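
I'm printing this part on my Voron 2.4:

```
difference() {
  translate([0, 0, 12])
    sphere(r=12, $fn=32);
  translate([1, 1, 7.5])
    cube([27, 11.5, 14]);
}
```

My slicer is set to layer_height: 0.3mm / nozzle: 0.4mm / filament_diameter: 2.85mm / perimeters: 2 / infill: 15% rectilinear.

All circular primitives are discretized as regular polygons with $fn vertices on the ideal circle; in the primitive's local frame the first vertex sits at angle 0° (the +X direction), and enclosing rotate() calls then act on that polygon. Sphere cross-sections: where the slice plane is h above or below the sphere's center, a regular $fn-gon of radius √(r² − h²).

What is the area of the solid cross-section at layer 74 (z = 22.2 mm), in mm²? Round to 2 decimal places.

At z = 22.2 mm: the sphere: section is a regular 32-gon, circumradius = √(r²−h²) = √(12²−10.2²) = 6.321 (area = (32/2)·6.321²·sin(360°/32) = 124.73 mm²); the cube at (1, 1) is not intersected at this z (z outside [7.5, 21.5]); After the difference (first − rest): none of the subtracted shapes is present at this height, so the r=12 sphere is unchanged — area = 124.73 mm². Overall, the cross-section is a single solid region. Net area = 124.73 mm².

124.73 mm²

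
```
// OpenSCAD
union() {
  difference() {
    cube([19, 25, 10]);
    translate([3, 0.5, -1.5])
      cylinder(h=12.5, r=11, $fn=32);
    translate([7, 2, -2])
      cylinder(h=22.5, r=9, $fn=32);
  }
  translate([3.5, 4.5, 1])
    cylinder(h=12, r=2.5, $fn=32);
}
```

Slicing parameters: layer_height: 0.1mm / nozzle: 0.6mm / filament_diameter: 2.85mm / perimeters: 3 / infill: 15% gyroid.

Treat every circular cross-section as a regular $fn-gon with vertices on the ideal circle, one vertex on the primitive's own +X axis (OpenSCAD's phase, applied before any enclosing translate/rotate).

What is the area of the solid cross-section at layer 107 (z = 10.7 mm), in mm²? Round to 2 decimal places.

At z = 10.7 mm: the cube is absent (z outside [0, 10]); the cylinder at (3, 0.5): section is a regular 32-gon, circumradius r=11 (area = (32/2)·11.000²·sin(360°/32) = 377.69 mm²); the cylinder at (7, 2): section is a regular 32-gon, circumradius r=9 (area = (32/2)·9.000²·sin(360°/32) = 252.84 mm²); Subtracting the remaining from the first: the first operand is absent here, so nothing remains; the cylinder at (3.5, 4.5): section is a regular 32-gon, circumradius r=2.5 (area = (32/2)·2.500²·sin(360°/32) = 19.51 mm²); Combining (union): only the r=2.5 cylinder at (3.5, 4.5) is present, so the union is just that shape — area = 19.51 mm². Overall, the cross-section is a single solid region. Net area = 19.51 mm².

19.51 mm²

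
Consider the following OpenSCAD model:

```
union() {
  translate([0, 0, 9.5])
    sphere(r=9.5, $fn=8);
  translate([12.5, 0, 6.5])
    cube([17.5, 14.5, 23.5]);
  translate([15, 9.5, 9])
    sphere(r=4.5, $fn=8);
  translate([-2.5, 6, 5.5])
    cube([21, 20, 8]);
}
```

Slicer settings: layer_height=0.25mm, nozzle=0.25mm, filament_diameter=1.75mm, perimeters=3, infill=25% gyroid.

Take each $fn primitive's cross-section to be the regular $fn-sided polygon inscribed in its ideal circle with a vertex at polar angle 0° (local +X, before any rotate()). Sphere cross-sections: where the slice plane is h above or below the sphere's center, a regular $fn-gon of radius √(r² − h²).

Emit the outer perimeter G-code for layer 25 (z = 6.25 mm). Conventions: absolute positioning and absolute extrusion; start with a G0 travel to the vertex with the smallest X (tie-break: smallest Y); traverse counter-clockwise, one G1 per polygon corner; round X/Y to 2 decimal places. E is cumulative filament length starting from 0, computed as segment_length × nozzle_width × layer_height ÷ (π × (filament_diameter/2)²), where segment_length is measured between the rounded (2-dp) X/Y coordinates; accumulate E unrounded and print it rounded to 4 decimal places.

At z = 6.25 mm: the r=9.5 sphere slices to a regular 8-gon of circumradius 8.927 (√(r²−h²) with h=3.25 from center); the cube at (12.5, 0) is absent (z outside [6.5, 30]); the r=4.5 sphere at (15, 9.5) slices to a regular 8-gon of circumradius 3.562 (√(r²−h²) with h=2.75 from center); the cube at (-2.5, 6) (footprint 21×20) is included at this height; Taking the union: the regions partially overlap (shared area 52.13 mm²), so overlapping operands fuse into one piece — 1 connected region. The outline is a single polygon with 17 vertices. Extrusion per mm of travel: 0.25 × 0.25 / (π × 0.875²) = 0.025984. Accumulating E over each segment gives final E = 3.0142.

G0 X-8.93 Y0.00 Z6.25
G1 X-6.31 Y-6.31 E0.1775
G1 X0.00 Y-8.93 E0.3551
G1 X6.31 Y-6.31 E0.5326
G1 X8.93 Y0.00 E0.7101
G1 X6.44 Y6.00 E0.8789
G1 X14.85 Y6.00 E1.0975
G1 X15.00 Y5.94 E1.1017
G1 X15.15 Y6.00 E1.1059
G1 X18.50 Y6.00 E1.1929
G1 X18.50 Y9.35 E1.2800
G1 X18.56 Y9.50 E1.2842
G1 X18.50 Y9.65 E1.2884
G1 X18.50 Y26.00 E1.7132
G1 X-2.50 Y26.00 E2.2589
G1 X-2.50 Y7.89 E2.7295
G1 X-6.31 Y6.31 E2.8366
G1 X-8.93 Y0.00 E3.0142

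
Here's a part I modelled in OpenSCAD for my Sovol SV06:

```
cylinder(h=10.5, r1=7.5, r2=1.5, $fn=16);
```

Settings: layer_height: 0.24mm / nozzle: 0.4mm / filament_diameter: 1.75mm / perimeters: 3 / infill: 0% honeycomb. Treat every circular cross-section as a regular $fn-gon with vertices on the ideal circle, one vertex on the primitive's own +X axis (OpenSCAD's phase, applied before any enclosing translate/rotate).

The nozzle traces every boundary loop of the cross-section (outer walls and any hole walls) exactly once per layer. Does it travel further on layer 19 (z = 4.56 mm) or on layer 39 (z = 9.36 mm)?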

○ ○ ○ ○

ACTIVITY - Could you write out, exactly as they stand, only the lines above that begin at the line with "Here's a part" and stop after the line with "Settings: layer_height: 0.24mm"?

OUTPUT OF THE EXERCISE -
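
Here's a part I modelled in OpenSCAD for my Sovol SV06:

```
cylinder(h=10.5, r1=7.5, r2=1.5, $fn=16);
```

Settings: layer_height: 0.24mm / nozzle: 0.4mm / filament_diameter: 1.75mm / perimeters: 3 / infill: 0% honeycomb. Treat every circular cross-section as a regular $fn-gon with vertices on the ideal circle, one vertex on the primitive's own +X axis (OpenSCAD's phase, applied before any enclosing translate/rotate).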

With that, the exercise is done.